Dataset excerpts
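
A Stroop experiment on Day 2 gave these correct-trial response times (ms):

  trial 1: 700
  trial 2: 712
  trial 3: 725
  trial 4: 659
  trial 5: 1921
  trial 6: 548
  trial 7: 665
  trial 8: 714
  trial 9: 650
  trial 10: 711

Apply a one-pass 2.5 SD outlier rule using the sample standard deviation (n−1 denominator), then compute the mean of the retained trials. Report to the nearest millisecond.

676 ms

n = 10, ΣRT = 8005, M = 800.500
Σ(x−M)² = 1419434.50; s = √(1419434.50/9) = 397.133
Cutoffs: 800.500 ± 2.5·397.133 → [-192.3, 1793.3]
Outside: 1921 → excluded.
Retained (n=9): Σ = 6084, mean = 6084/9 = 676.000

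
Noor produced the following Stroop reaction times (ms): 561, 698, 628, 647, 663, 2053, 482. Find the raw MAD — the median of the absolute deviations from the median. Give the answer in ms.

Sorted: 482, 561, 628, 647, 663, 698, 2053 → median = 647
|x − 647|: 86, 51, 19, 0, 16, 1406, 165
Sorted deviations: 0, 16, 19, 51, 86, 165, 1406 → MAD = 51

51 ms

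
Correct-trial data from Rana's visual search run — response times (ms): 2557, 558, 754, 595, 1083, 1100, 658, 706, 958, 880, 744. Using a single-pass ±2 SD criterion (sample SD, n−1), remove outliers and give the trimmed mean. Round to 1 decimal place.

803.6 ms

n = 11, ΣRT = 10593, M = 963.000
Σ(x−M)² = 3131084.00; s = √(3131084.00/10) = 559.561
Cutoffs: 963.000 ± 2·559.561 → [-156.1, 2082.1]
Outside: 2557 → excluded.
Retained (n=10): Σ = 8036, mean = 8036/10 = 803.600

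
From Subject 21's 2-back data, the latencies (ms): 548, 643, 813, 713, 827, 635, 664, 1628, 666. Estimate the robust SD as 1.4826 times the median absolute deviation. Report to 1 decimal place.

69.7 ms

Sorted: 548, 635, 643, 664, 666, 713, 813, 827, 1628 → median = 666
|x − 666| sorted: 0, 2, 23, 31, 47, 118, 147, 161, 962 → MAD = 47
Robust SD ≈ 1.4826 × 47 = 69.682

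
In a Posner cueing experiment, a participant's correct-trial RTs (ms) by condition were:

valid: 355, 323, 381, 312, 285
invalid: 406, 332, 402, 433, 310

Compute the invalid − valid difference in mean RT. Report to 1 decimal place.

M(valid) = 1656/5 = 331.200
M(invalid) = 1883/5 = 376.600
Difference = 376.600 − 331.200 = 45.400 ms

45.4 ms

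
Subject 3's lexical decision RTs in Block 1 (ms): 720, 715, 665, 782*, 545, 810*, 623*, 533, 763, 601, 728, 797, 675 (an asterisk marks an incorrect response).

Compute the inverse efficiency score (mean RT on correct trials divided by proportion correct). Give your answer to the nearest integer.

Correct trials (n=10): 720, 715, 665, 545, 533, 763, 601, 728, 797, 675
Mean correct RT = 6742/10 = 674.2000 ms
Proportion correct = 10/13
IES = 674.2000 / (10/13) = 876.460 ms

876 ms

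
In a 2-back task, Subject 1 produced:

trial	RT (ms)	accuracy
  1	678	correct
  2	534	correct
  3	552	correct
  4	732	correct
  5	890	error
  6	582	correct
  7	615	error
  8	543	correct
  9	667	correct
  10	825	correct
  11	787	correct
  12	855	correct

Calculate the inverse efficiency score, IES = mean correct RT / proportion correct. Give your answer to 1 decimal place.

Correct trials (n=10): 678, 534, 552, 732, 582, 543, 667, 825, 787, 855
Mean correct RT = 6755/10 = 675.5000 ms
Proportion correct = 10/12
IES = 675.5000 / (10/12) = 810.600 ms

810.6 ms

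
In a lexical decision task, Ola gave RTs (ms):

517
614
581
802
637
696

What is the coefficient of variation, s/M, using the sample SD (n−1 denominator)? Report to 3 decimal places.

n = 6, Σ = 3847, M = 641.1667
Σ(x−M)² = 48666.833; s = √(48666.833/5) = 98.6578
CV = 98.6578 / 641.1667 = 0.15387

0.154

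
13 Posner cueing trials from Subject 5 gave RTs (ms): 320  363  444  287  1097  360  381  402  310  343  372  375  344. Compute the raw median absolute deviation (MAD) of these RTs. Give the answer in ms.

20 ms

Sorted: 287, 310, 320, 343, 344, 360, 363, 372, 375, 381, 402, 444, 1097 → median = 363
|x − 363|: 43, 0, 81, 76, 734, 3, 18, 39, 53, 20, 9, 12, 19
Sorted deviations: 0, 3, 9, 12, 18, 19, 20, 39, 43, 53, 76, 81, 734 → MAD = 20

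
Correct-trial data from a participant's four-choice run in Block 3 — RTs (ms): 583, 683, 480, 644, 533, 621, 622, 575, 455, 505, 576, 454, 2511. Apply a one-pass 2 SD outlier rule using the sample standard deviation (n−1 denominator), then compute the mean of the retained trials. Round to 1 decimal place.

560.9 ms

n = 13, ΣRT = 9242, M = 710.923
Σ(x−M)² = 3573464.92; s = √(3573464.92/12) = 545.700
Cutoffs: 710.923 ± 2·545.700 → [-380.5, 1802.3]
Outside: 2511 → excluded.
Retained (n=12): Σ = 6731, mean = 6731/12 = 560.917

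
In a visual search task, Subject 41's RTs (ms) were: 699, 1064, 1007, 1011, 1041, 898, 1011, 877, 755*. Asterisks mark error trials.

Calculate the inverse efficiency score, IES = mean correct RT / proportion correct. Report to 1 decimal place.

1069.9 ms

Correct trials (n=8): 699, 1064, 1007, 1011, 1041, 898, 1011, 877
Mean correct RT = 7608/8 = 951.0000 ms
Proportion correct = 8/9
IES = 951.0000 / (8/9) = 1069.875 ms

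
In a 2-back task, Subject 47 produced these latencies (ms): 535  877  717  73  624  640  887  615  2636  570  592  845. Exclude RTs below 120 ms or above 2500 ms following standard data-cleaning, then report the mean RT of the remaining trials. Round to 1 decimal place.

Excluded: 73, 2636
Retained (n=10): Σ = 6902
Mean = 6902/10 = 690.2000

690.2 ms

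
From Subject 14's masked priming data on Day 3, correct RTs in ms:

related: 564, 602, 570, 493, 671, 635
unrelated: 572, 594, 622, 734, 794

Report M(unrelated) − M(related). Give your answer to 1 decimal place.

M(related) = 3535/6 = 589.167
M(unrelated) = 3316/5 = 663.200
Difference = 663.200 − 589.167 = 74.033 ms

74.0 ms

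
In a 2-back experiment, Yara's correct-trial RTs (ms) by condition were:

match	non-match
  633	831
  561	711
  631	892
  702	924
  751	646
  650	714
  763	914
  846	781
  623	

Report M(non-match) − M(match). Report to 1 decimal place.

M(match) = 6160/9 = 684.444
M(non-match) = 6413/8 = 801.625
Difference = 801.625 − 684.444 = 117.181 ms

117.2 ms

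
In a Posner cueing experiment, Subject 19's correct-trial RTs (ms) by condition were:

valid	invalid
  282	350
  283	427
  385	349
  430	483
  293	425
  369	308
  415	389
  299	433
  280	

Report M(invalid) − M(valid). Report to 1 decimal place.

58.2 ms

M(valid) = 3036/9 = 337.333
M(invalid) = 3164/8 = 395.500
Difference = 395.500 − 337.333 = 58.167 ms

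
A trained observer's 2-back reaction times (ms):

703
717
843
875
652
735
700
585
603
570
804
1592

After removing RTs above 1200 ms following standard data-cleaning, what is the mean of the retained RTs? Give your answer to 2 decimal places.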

EXERCISE:
Find and copy each line above that includes the string "error".

ANSWER BELOW:
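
  5	890	error
  7	615	error
In a visual search task, Subject 41's RTs (ms) were: 699, 1064, 1007, 1011, 1041, 898, 1011, 877, 755*. Asterisks mark error trials.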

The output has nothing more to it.